## Saved data entries

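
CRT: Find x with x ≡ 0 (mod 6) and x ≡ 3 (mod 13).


m₁ = 6, m₂ = 13, gcd = 1, so CRT applies. M = m₁·m₂ = 78
Let M₁ = M/m₁ = 13, M₂ = M/m₂ = 6
Find y₁ ≡ M₁⁻¹ (mod m₁): 13⁻¹ ≡ 1 (mod 6)
Find y₂ ≡ M₂⁻¹ (mod m₂): 6⁻¹ ≡ 11 (mod 13)
x = a₁·M₁·y₁ + a₂·M₂·y₂ = 0·13·1 + 3·6·11 = 198
Reduce mod 78: x ≡ 42
Check: 42 mod 6 = 0 ✓, 42 mod 13 = 3 ✓

x ≡ 42 (mod 78)


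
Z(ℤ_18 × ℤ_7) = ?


Z(G) = {g ∈ G | gx = xg for all x ∈ G}
Direct product of abelian groups is abelian, so Z(G) = G

Z(ℤ_18 × ℤ_7) = ℤ_18 × ℤ_7


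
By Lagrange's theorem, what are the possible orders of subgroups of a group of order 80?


Lagrange's theorem: |H| divides |G|
|G| = 80
Divisors of 80: 1, 2, 4, 5, 8, 10, 16, 20, 40, 80

Possible subgroup orders: {1, 2, 4, 5, 8, 10, 16, 20, 40, 80}


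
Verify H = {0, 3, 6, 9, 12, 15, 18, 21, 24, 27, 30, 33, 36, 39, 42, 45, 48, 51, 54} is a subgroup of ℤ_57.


Subgroup test for H = {0, 3, 6, 9, 12, 15, 18, 21, 24, 27, 30, 33, 36, 39, 42, 45, 48, 51, 54} in (ℤ_57, +):
(1) 0 ∈ H? Yes
(2) Closure: for all a,b ∈ H, (a+b) mod 57 ∈ H? Yes
(3) Inverses: for all a ∈ H, -a mod 57 ∈ H? Yes

Yes, H is a subgroup of ℤ_57


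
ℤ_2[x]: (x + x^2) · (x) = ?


Expand and collect like terms; reduce coefficients mod 2:
x^0: 0·0 = 0 ≡ 0 (mod 2)
x^1: 0·1 + 1·0 = 0 ≡ 0 (mod 2)
x^2: 1·1 + 1·0 = 1 ≡ 1 (mod 2)
x^3: 1·1 = 1 ≡ 1 (mod 2)
Result: x^2 + x^3

f · g = x^2 + x^3


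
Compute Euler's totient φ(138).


Factor n: 138 = 2 × 3 × 23
φ(n) = n · ∏(1 - 1/p) over distinct primes p | n
φ(138) = 138 · (1 - 1/2) · (1 - 1/3) · (1 - 1/23) = 44

φ(138) = 44


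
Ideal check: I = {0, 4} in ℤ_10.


Check ideal conditions for I = {0, 4} in ℤ_10:
(1) I is an additive subgroup? No
(2) For r ∈ ℤ_10 and a ∈ I: r·a ∈ I? No  [counterexample: r=2, a=4, r·a mod 10 = 8 ∉ I]

No, I is not an ideal of ℤ_10


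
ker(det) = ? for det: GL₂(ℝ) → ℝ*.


Kernel = preimage of identity
ker(det) = {A | det(A) = 1} = SL₂(ℝ)

ker(det) = SL₂(ℝ)


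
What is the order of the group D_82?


|D_n| = 2n (n rotations and n reflections)
|D_82| = 2×82 = 164

|D_82| = 164


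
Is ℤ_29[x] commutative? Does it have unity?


ℤ_29 is a field (n prime), so ℤ_29[x] is a commutative integral domain with unity
Commutative: Yes
Integral domain: Yes
Has unity: Yes

ℤ_29[x]: Commutative=Yes, Unity=Yes


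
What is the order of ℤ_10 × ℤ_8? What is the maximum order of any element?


|ℤ_10 × ℤ_8| = 10 × 8 = 80
Max element order = lcm(10,8) = 40
Cyclic? No (gcd=2)

|ℤ_10×ℤ_8| = 80, max element order = 40


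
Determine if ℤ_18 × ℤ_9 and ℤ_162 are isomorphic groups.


Comparing ℤ_18 × ℤ_9 and ℤ_162:
gcd(18,9) = 9 ≠ 1. Max element order in ℤ_18×ℤ_9 is lcm(18,9) = 18 < 162, so it has no element of order 162

No, ℤ_18 × ℤ_9 ≇ ℤ_162


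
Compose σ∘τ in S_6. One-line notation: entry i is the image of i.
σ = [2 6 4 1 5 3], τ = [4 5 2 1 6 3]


σ∘τ: apply τ first, then σ
1 →τ 4 →σ 1
2 →τ 5 →σ 5
3 →τ 2 →σ 6
4 →τ 1 →σ 2
5 →τ 6 →σ 3
6 →τ 3 →σ 4

σ∘τ = [1 5 6 2 3 4]


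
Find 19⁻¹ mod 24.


Use the extended Euclidean algorithm to write 1 = 19·s + 24·t; then s mod 24 is the inverse.
Euclidean algorithm:
  19 = 0·24 + 19
  24 = 1·19 + 5
  19 = 3·5 + 4
  5 = 1·4 + 1
  4 = 4·1 + 0
gcd(19,24) = 1
Back-substitution gives: 19·(-5) + 24·(4) = 1
So 19⁻¹ ≡ -5 ≡ 19 (mod 24)
Check: 19 × 19 = 361 ≡ 1 (mod 24) ✓

19⁻¹ ≡ 19 (mod 24)


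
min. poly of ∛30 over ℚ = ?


∛30 satisfies x³ - 30 = 0, irreducible over ℚ (no rational root; 30 is not a perfect cube)

Minimal polynomial: x³ - 30


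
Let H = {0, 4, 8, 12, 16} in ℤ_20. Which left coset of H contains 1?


1 + H = {1 + h (mod 20) : h ∈ H}
1+0=1, 1+4=5, 1+8=9, 1+12=13, 1+16=17

1 + H = {1, 5, 9, 13, 17}


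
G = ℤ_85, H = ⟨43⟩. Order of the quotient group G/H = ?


|⟨43⟩| = n / gcd(43, 85) = 85 / 1 = 85
H is normal (ℤ_85 is abelian).
|G/H| = |G| / |H| = 85 / 85 = 1

|G/H| = 1


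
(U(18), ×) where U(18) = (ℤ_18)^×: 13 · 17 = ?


Operation: multiplication mod 18
13 · 17 = (a × b) mod 18 with a = 13, b = 17

13 · 17 = 5


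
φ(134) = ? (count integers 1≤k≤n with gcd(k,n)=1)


Factor n: 134 = 2 × 67
φ(n) = n · ∏(1 - 1/p) over distinct primes p | n
φ(134) = 134 · (1 - 1/2) · (1 - 1/67) = 66

φ(134) = 66


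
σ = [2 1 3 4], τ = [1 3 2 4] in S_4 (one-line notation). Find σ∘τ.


σ∘τ: apply τ first, then σ
1 →τ 1 →σ 2
2 →τ 3 →σ 3
3 →τ 2 →σ 1
4 →τ 4 →σ 4

σ∘τ = [2 3 1 4]


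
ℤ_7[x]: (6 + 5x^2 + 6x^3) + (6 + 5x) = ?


Add coefficients mod 7:
x^0: 6 + 6 = 5 (mod 7)
x^1: 0 + 5 = 5 (mod 7)
x^2: 5 + 0 = 5 (mod 7)
x^3: 6 + 0 = 6 (mod 7)
Result: 5 + 5x + 5x^2 + 6x^3

f + g = 5 + 5x + 5x^2 + 6x^3


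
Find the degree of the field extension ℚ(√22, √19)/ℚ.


[ℚ(√22,√19):ℚ] = [ℚ(√22,√19):ℚ(√22)]·[ℚ(√22):ℚ] = 2·2 = 4

[ℚ(√22, √19)/ℚ] = 4


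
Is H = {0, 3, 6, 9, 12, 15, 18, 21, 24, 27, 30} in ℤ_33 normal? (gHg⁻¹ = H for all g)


H = {0, 3, 6, 9, 12, 15, 18, 21, 24, 27, 30} in ℤ_33
ℤ_33 is abelian; every subgroup of an abelian group is normal

Yes, normal subgroup


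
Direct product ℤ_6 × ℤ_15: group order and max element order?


|ℤ_6 × ℤ_15| = 6 × 15 = 90
Max element order = lcm(6,15) = 30
Cyclic? No (gcd=3)

|ℤ_6×ℤ_15| = 90, max element order = 30


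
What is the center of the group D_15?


Z(G) = {g ∈ G | gx = xg for all x ∈ G}
For odd n, Z(D_n) = {e}: no nontrivial rotation commutes with all reflections

Z(D_15) = {e}


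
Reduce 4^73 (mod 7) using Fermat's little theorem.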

## TASK DESCRIPTION
Reproduce only the lines above spanning from the line containing "Compute Euler's totient φ(138)." through the line containing "Compose σ∘τ in", word for word.

## YOUR RESPONSE
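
Compute Euler's totient φ(138).


Factor n: 138 = 2 × 3 × 23
φ(n) = n · ∏(1 - 1/p) over distinct primes p | n
φ(138) = 138 · (1 - 1/2) · (1 - 1/3) · (1 - 1/23) = 44

φ(138) = 44


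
Ideal check: I = {0, 4} in ℤ_10.


Check ideal conditions for I = {0, 4} in ℤ_10:
(1) I is an additive subgroup? No
(2) For r ∈ ℤ_10 and a ∈ I: r·a ∈ I? No  [counterexample: r=2, a=4, r·a mod 10 = 8 ∉ I]

No, I is not an ideal of ℤ_10


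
ker(det) = ? for det: GL₂(ℝ) → ℝ*.


Kernel = preimage of identity
ker(det) = {A | det(A) = 1} = SL₂(ℝ)

ker(det) = SL₂(ℝ)


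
What is the order of the group D_82?


|D_n| = 2n (n rotations and n reflections)
|D_82| = 2×82 = 164

|D_82| = 164


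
Is ℤ_29[x] commutative? Does it have unity?


ℤ_29 is a field (n prime), so ℤ_29[x] is a commutative integral domain with unity
Commutative: Yes
Integral domain: Yes
Has unity: Yes

ℤ_29[x]: Commutative=Yes, Unity=Yes


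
What is the order of ℤ_10 × ℤ_8? What is the maximum order of any element?


|ℤ_10 × ℤ_8| = 10 × 8 = 80
Max element order = lcm(10,8) = 40
Cyclic? No (gcd=2)

|ℤ_10×ℤ_8| = 80, max element order = 40


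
Determine if ℤ_18 × ℤ_9 and ℤ_162 are isomorphic groups.


Comparing ℤ_18 × ℤ_9 and ℤ_162:
gcd(18,9) = 9 ≠ 1. Max element order in ℤ_18×ℤ_9 is lcm(18,9) = 18 < 162, so it has no element of order 162

No, ℤ_18 × ℤ_9 ≇ ℤ_162


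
Compose σ∘τ in S_6. One-line notation: entry i is the image of i.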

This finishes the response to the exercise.